=== Record extracts ===
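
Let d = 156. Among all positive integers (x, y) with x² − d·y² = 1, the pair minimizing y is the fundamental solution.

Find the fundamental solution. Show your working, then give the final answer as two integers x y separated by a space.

25 2

√156 → a₀=12, period (2,24); ℓ=2 even so k=1
step 0: (12, 1)  from 12·(1,0) + (0,1)
step 1: (25, 2)  from 2·(12,1) + (1,0)
fundamental: x₁=25, y₁=2  (since 625 − 156·4 = 1)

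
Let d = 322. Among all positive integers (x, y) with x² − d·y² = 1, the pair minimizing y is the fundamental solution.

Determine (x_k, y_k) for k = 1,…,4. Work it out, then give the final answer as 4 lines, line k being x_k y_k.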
===
- Task item:
In the lines above, find each one with "minimizing" and list it.

- Expected answer:
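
Let d = 156. Among all positive integers (x, y) with x² − d·y² = 1, the pair minimizing y is the fundamental solution.
Let d = 322. Among all positive integers (x, y) with x² − d·y² = 1, the pair minimizing y is the fundamental solution.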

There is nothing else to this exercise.